- _About this exercise_
Look through the data below and work out how many lines hold "register"; state only the number.

- _Data_

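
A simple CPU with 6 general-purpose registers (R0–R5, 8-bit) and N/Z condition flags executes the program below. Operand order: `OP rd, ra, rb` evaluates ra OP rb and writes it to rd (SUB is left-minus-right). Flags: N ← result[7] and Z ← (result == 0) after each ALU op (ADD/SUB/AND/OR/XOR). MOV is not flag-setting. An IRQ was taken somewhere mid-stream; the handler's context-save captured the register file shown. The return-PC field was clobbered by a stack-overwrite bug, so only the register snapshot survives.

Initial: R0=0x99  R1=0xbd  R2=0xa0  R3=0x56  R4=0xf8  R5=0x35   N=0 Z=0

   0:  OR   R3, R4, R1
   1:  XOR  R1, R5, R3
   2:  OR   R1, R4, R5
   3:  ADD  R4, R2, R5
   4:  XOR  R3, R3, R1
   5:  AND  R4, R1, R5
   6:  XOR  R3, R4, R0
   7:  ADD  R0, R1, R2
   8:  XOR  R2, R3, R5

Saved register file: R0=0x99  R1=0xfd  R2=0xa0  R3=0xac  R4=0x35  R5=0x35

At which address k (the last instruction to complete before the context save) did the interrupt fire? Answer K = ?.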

- _Exercise solution_
2